Task requirements:
Please return all the records exactly, with nothing left out.

Dataset entries:
================================
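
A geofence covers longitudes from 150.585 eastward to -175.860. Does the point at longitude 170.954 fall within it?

Yes

Band width going east from +150.585° to -175.860°: ((-175.860 − 150.585) mod 360) = 33.555°.
Offset of +170.954° east of the west edge: ((170.954 − 150.585) mod 360) = 20.369°.
20.369° ≤ 33.555° ⇒ inside.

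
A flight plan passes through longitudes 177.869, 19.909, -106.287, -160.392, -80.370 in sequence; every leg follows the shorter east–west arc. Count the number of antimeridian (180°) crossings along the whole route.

0

Leg 1: +177.869° → +19.909°, shortest Δλ = -157.96° (west) — does not cross 180°.
Leg 2: +19.909° → -106.287°, shortest Δλ = -126.196° (west) — does not cross 180°.
Leg 3: -106.287° → -160.392°, shortest Δλ = -54.105° (west) — does not cross 180°.
Leg 4: -160.392° → -80.370°, shortest Δλ = 80.022° (east) — does not cross 180°.
Total crossings: 0.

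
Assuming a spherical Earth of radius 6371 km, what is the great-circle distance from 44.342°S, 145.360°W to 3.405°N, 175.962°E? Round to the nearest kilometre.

Δλ = 175.962 − -145.360 = 321.322°; wrapped into (−180°, 180°]: -38.678°.
Δφ = 3.405 − -44.342 = 47.747°.
a = sin²(Δφ/2) + cos φ₁ · cos φ₂ · sin²(Δλ/2) = 0.242089.
c = 2·atan2(√a, √(1−a)) = 1.02883 rad → d = 6371·c ≈ 6554.67 km.

6555 km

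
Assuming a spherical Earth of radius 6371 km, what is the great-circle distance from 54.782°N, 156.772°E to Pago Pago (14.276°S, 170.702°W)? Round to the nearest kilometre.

8267 km

Δλ = -170.702 − 156.772 = -327.474°; wrapped into (−180°, 180°]: 32.526°.
Δφ = -14.276 − 54.782 = -69.058°.
a = sin²(Δφ/2) + cos φ₁ · cos φ₂ · sin²(Δλ/2) = 0.365120.
c = 2·atan2(√a, √(1−a)) = 1.29765 rad → d = 6371·c ≈ 8267.34 km.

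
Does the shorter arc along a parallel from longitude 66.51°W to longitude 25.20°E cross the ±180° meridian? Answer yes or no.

Signed shortest Δλ = ((25.20 − -66.51 + 180) mod 360) − 180 = 91.71°.
Going east by 91.71° from -66.51° reaches +25.20° without touching 180°.

No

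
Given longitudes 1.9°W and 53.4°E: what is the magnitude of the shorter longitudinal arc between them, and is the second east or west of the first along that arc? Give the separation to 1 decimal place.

Raw difference: 53.4 − -1.9 = 55.3°.
Normalise into (−180°, 180°]: 55.3° stays 55.3°.
Positive ⇒ the second point lies to the east; separation 55.3°.

55.3° east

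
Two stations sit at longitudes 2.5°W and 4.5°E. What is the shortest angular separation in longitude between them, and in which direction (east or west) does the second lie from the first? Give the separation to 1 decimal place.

7.0° east

Raw difference: 4.5 − -2.5 = 7.0°.
Normalise into (−180°, 180°]: 7.0° stays 7.0°.
Positive ⇒ the second point lies to the east; separation 7.0°.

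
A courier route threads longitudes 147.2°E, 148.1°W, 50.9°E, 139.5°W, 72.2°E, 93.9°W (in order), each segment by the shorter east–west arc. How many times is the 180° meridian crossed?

Leg 1: +147.2° → -148.1°, shortest Δλ = 64.7° (east) — crosses 180°.
Leg 2: -148.1° → +50.9°, shortest Δλ = -161.0° (west) — crosses 180°.
Leg 3: +50.9° → -139.5°, shortest Δλ = 169.6° (east) — crosses 180°.
Leg 4: -139.5° → +72.2°, shortest Δλ = -148.3° (west) — crosses 180°.
Leg 5: +72.2° → -93.9°, shortest Δλ = -166.1° (west) — does not cross 180°.
Total crossings: 4.

4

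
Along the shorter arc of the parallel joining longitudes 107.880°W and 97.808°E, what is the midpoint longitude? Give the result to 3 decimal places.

Signed shortest Δλ from -107.880° to +97.808° is -154.312°.
Midpoint longitude = -107.880° + (-154.312°)/2 = -107.880° − 77.156° = -185.036°.
Normalise into (−180°, 180°]: +174.964°.
(The naïve average (-107.880 + +97.808)/2 = -5.036° is on the wrong side of the globe.)

174.964°E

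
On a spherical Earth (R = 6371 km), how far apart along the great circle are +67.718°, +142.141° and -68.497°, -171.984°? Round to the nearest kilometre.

Δλ = -171.984 − 142.141 = -314.125°; wrapped into (−180°, 180°]: 45.875°.
Δφ = -68.497 − 67.718 = -136.215°.
a = sin²(Δφ/2) + cos φ₁ · cos φ₂ · sin²(Δλ/2) = 0.882080.
c = 2·atan2(√a, √(1−a)) = 2.44054 rad → d = 6371·c ≈ 15548.65 km.

15549 km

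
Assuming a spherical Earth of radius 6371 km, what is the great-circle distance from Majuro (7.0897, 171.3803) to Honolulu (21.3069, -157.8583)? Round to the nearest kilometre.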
================================
Solved exercise:
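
A geofence covers longitudes from 150.585 eastward to -175.860. Does the point at longitude 170.954 fall within it?

Yes

Band width going east from +150.585° to -175.860°: ((-175.860 − 150.585) mod 360) = 33.555°.
Offset of +170.954° east of the west edge: ((170.954 − 150.585) mod 360) = 20.369°.
20.369° ≤ 33.555° ⇒ inside.

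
A flight plan passes through longitudes 177.869, 19.909, -106.287, -160.392, -80.370 in sequence; every leg follows the shorter east–west arc. Count the number of antimeridian (180°) crossings along the whole route.

0

Leg 1: +177.869° → +19.909°, shortest Δλ = -157.96° (west) — does not cross 180°.
Leg 2: +19.909° → -106.287°, shortest Δλ = -126.196° (west) — does not cross 180°.
Leg 3: -106.287° → -160.392°, shortest Δλ = -54.105° (west) — does not cross 180°.
Leg 4: -160.392° → -80.370°, shortest Δλ = 80.022° (east) — does not cross 180°.
Total crossings: 0.

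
Assuming a spherical Earth of radius 6371 km, what is the great-circle distance from 44.342°S, 145.360°W to 3.405°N, 175.962°E? Round to the nearest kilometre.

Δλ = 175.962 − -145.360 = 321.322°; wrapped into (−180°, 180°]: -38.678°.
Δφ = 3.405 − -44.342 = 47.747°.
a = sin²(Δφ/2) + cos φ₁ · cos φ₂ · sin²(Δλ/2) = 0.242089.
c = 2·atan2(√a, √(1−a)) = 1.02883 rad → d = 6371·c ≈ 6554.67 km.

6555 km

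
Assuming a spherical Earth of radius 6371 km, what is the great-circle distance from 54.782°N, 156.772°E to Pago Pago (14.276°S, 170.702°W)? Round to the nearest kilometre.

8267 km

Δλ = -170.702 − 156.772 = -327.474°; wrapped into (−180°, 180°]: 32.526°.
Δφ = -14.276 − 54.782 = -69.058°.
a = sin²(Δφ/2) + cos φ₁ · cos φ₂ · sin²(Δλ/2) = 0.365120.
c = 2·atan2(√a, √(1−a)) = 1.29765 rad → d = 6371·c ≈ 8267.34 km.

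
Does the shorter arc along a parallel from longitude 66.51°W to longitude 25.20°E cross the ±180° meridian? Answer yes or no.

Signed shortest Δλ = ((25.20 − -66.51 + 180) mod 360) − 180 = 91.71°.
Going east by 91.71° from -66.51° reaches +25.20° without touching 180°.

No

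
Given longitudes 1.9°W and 53.4°E: what is the magnitude of the shorter longitudinal arc between them, and is the second east or west of the first along that arc? Give the separation to 1 decimal place.

Raw difference: 53.4 − -1.9 = 55.3°.
Normalise into (−180°, 180°]: 55.3° stays 55.3°.
Positive ⇒ the second point lies to the east; separation 55.3°.

55.3° east

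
Two stations sit at longitudes 2.5°W and 4.5°E. What is the shortest angular separation in longitude between them, and in which direction (east or west) does the second lie from the first? Give the separation to 1 decimal place.

7.0° east

Raw difference: 4.5 − -2.5 = 7.0°.
Normalise into (−180°, 180°]: 7.0° stays 7.0°.
Positive ⇒ the second point lies to the east; separation 7.0°.

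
A courier route threads longitudes 147.2°E, 148.1°W, 50.9°E, 139.5°W, 72.2°E, 93.9°W (in order), each segment by the shorter east–west arc. How many times is the 180° meridian crossed?

Leg 1: +147.2° → -148.1°, shortest Δλ = 64.7° (east) — crosses 180°.
Leg 2: -148.1° → +50.9°, shortest Δλ = -161.0° (west) — crosses 180°.
Leg 3: +50.9° → -139.5°, shortest Δλ = 169.6° (east) — crosses 180°.
Leg 4: -139.5° → +72.2°, shortest Δλ = -148.3° (west) — crosses 180°.
Leg 5: +72.2° → -93.9°, shortest Δλ = -166.1° (west) — does not cross 180°.
Total crossings: 4.

4

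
Along the shorter arc of the parallel joining longitudes 107.880°W and 97.808°E, what is the midpoint longitude? Give the result to 3 decimal places.

Signed shortest Δλ from -107.880° to +97.808° is -154.312°.
Midpoint longitude = -107.880° + (-154.312°)/2 = -107.880° − 77.156° = -185.036°.
Normalise into (−180°, 180°]: +174.964°.
(The naïve average (-107.880 + +97.808)/2 = -5.036° is on the wrong side of the globe.)

174.964°E

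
On a spherical Earth (R = 6371 km), how far apart along the great circle are +67.718°, +142.141° and -68.497°, -171.984°? Round to the nearest kilometre.

Δλ = -171.984 − 142.141 = -314.125°; wrapped into (−180°, 180°]: 45.875°.
Δφ = -68.497 − 67.718 = -136.215°.
a = sin²(Δφ/2) + cos φ₁ · cos φ₂ · sin²(Δλ/2) = 0.882080.
c = 2·atan2(√a, √(1−a)) = 2.44054 rad → d = 6371·c ≈ 15548.65 km.

15549 km

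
Assuming a spherical Earth of radius 6371 km, what is the great-circle distance from Majuro (7.0897, 171.3803) to Honolulu (21.3069, -157.8583)? Round to the nearest kilometre.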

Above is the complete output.